• **Work request**:
Print the listing below exactly, leaving nothing out.

===

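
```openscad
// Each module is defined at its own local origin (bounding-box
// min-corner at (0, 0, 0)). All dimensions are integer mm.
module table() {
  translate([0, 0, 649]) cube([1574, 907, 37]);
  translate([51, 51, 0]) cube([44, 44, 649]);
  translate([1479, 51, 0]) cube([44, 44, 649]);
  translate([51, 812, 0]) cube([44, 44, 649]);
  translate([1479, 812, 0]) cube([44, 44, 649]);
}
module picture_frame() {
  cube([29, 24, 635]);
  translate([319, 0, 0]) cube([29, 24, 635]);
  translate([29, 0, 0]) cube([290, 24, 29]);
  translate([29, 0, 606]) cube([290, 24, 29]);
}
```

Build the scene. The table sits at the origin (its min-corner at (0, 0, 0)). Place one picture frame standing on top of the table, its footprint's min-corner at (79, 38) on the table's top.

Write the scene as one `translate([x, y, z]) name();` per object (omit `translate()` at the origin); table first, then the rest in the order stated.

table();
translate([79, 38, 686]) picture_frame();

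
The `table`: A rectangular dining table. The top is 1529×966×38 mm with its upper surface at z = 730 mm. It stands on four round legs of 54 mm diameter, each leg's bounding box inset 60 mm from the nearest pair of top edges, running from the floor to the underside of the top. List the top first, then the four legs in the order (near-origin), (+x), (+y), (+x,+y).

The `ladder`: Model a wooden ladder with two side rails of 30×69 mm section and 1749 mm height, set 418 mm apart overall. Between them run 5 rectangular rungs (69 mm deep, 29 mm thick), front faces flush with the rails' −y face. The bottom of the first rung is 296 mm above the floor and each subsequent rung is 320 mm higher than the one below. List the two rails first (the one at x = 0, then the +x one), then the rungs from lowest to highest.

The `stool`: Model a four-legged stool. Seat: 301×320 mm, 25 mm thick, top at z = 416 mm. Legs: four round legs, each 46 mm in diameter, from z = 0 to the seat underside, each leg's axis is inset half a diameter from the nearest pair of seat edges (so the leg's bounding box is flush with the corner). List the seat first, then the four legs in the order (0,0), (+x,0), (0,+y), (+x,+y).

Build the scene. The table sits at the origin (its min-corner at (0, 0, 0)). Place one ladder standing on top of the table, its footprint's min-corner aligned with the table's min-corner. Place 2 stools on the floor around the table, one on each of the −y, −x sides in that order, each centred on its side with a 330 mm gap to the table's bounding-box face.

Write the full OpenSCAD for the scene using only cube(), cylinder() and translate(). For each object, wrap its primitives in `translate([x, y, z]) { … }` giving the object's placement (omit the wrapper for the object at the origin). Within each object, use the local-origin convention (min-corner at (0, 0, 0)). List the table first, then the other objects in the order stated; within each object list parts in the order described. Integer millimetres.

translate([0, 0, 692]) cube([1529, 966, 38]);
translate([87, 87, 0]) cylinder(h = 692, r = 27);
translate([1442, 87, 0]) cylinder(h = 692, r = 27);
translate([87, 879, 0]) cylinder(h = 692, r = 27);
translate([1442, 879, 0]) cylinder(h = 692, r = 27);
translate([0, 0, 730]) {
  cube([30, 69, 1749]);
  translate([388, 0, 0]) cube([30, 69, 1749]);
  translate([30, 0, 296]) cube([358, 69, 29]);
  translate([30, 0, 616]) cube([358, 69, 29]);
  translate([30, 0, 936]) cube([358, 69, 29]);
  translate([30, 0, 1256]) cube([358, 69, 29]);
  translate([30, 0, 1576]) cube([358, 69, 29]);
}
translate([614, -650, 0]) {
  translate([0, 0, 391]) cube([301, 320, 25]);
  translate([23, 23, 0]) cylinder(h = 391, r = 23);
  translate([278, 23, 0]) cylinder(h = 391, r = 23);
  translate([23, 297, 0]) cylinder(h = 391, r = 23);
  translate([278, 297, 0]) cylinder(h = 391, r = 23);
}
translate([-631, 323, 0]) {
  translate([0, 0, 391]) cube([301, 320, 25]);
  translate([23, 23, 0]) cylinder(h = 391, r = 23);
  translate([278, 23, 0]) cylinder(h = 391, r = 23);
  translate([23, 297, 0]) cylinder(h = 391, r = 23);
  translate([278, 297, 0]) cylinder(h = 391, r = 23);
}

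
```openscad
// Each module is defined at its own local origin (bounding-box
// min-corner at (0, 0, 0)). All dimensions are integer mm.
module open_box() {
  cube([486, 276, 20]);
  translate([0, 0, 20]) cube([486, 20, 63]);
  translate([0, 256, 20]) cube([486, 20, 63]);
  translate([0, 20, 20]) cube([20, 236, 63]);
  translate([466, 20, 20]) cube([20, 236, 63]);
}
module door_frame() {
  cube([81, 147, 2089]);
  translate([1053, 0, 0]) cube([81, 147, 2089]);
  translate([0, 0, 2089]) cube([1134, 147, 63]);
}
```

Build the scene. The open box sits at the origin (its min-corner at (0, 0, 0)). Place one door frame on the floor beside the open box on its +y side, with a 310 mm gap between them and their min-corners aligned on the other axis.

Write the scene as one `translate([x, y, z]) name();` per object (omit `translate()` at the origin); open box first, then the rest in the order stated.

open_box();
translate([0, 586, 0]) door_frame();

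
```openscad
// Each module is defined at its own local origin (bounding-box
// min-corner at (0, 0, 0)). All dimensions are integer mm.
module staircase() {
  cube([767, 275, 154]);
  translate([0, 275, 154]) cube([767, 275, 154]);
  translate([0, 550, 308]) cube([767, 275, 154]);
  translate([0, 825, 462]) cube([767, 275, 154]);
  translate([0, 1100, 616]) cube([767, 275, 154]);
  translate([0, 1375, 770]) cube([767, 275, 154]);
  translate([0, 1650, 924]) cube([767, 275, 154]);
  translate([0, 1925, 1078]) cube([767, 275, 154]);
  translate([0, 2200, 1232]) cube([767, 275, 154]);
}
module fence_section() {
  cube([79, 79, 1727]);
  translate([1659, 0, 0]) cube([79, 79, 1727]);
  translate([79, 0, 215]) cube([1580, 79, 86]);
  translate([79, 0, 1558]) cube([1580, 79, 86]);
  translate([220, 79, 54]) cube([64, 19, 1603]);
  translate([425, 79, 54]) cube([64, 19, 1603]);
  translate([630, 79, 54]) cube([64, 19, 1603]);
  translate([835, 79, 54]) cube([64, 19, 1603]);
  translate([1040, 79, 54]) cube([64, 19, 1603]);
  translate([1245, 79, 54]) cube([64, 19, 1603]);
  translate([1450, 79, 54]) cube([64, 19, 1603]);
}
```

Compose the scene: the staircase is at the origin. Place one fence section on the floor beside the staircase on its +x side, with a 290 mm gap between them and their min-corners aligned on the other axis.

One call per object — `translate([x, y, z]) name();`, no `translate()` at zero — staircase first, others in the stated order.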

===

• **Exercise answer**:
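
```openscad
// Each module is defined at its own local origin (bounding-box
// min-corner at (0, 0, 0)). All dimensions are integer mm.
module table() {
  translate([0, 0, 649]) cube([1574, 907, 37]);
  translate([51, 51, 0]) cube([44, 44, 649]);
  translate([1479, 51, 0]) cube([44, 44, 649]);
  translate([51, 812, 0]) cube([44, 44, 649]);
  translate([1479, 812, 0]) cube([44, 44, 649]);
}
module picture_frame() {
  cube([29, 24, 635]);
  translate([319, 0, 0]) cube([29, 24, 635]);
  translate([29, 0, 0]) cube([290, 24, 29]);
  translate([29, 0, 606]) cube([290, 24, 29]);
}
```

Build the scene. The table sits at the origin (its min-corner at (0, 0, 0)). Place one picture frame standing on top of the table, its footprint's min-corner at (79, 38) on the table's top.

Write the scene as one `translate([x, y, z]) name();` per object (omit `translate()` at the origin); table first, then the rest in the order stated.

table();
translate([79, 38, 686]) picture_frame();

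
The `table`: A rectangular dining table. The top is 1529×966×38 mm with its upper surface at z = 730 mm. It stands on four round legs of 54 mm diameter, each leg's bounding box inset 60 mm from the nearest pair of top edges, running from the floor to the underside of the top. List the top first, then the four legs in the order (near-origin), (+x), (+y), (+x,+y).

The `ladder`: Model a wooden ladder with two side rails of 30×69 mm section and 1749 mm height, set 418 mm apart overall. Between them run 5 rectangular rungs (69 mm deep, 29 mm thick), front faces flush with the rails' −y face. The bottom of the first rung is 296 mm above the floor and each subsequent rung is 320 mm higher than the one below. List the two rails first (the one at x = 0, then the +x one), then the rungs from lowest to highest.

The `stool`: Model a four-legged stool. Seat: 301×320 mm, 25 mm thick, top at z = 416 mm. Legs: four round legs, each 46 mm in diameter, from z = 0 to the seat underside, each leg's axis is inset half a diameter from the nearest pair of seat edges (so the leg's bounding box is flush with the corner). List the seat first, then the four legs in the order (0,0), (+x,0), (0,+y), (+x,+y).

Build the scene. The table sits at the origin (its min-corner at (0, 0, 0)). Place one ladder standing on top of the table, its footprint's min-corner aligned with the table's min-corner. Place 2 stools on the floor around the table, one on each of the −y, −x sides in that order, each centred on its side with a 330 mm gap to the table's bounding-box face.

Write the full OpenSCAD for the scene using only cube(), cylinder() and translate(). For each object, wrap its primitives in `translate([x, y, z]) { … }` giving the object's placement (omit the wrapper for the object at the origin). Within each object, use the local-origin convention (min-corner at (0, 0, 0)). List the table first, then the other objects in the order stated; within each object list parts in the order described. Integer millimetres.

translate([0, 0, 692]) cube([1529, 966, 38]);
translate([87, 87, 0]) cylinder(h = 692, r = 27);
translate([1442, 87, 0]) cylinder(h = 692, r = 27);
translate([87, 879, 0]) cylinder(h = 692, r = 27);
translate([1442, 879, 0]) cylinder(h = 692, r = 27);
translate([0, 0, 730]) {
  cube([30, 69, 1749]);
  translate([388, 0, 0]) cube([30, 69, 1749]);
  translate([30, 0, 296]) cube([358, 69, 29]);
  translate([30, 0, 616]) cube([358, 69, 29]);
  translate([30, 0, 936]) cube([358, 69, 29]);
  translate([30, 0, 1256]) cube([358, 69, 29]);
  translate([30, 0, 1576]) cube([358, 69, 29]);
}
translate([614, -650, 0]) {
  translate([0, 0, 391]) cube([301, 320, 25]);
  translate([23, 23, 0]) cylinder(h = 391, r = 23);
  translate([278, 23, 0]) cylinder(h = 391, r = 23);
  translate([23, 297, 0]) cylinder(h = 391, r = 23);
  translate([278, 297, 0]) cylinder(h = 391, r = 23);
}
translate([-631, 323, 0]) {
  translate([0, 0, 391]) cube([301, 320, 25]);
  translate([23, 23, 0]) cylinder(h = 391, r = 23);
  translate([278, 23, 0]) cylinder(h = 391, r = 23);
  translate([23, 297, 0]) cylinder(h = 391, r = 23);
  translate([278, 297, 0]) cylinder(h = 391, r = 23);
}

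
```openscad
// Each module is defined at its own local origin (bounding-box
// min-corner at (0, 0, 0)). All dimensions are integer mm.
module open_box() {
  cube([486, 276, 20]);
  translate([0, 0, 20]) cube([486, 20, 63]);
  translate([0, 256, 20]) cube([486, 20, 63]);
  translate([0, 20, 20]) cube([20, 236, 63]);
  translate([466, 20, 20]) cube([20, 236, 63]);
}
module door_frame() {
  cube([81, 147, 2089]);
  translate([1053, 0, 0]) cube([81, 147, 2089]);
  translate([0, 0, 2089]) cube([1134, 147, 63]);
}
```

Build the scene. The open box sits at the origin (its min-corner at (0, 0, 0)). Place one door frame on the floor beside the open box on its +y side, with a 310 mm gap between them and their min-corners aligned on the other axis.

Write the scene as one `translate([x, y, z]) name();` per object (omit `translate()` at the origin); open box first, then the rest in the order stated.

open_box();
translate([0, 586, 0]) door_frame();

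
```openscad
// Each module is defined at its own local origin (bounding-box
// min-corner at (0, 0, 0)). All dimensions are integer mm.
module staircase() {
  cube([767, 275, 154]);
  translate([0, 275, 154]) cube([767, 275, 154]);
  translate([0, 550, 308]) cube([767, 275, 154]);
  translate([0, 825, 462]) cube([767, 275, 154]);
  translate([0, 1100, 616]) cube([767, 275, 154]);
  translate([0, 1375, 770]) cube([767, 275, 154]);
  translate([0, 1650, 924]) cube([767, 275, 154]);
  translate([0, 1925, 1078]) cube([767, 275, 154]);
  translate([0, 2200, 1232]) cube([767, 275, 154]);
}
module fence_section() {
  cube([79, 79, 1727]);
  translate([1659, 0, 0]) cube([79, 79, 1727]);
  translate([79, 0, 215]) cube([1580, 79, 86]);
  translate([79, 0, 1558]) cube([1580, 79, 86]);
  translate([220, 79, 54]) cube([64, 19, 1603]);
  translate([425, 79, 54]) cube([64, 19, 1603]);
  translate([630, 79, 54]) cube([64, 19, 1603]);
  translate([835, 79, 54]) cube([64, 19, 1603]);
  translate([1040, 79, 54]) cube([64, 19, 1603]);
  translate([1245, 79, 54]) cube([64, 19, 1603]);
  translate([1450, 79, 54]) cube([64, 19, 1603]);
}
```

Compose the scene: the staircase is at the origin. Place one fence section on the floor beside the staircase on its +x side, with a 290 mm gap between them and their min-corners aligned on the other axis.

One call per object — `translate([x, y, z]) name();`, no `translate()` at zero — staircase first, others in the stated order.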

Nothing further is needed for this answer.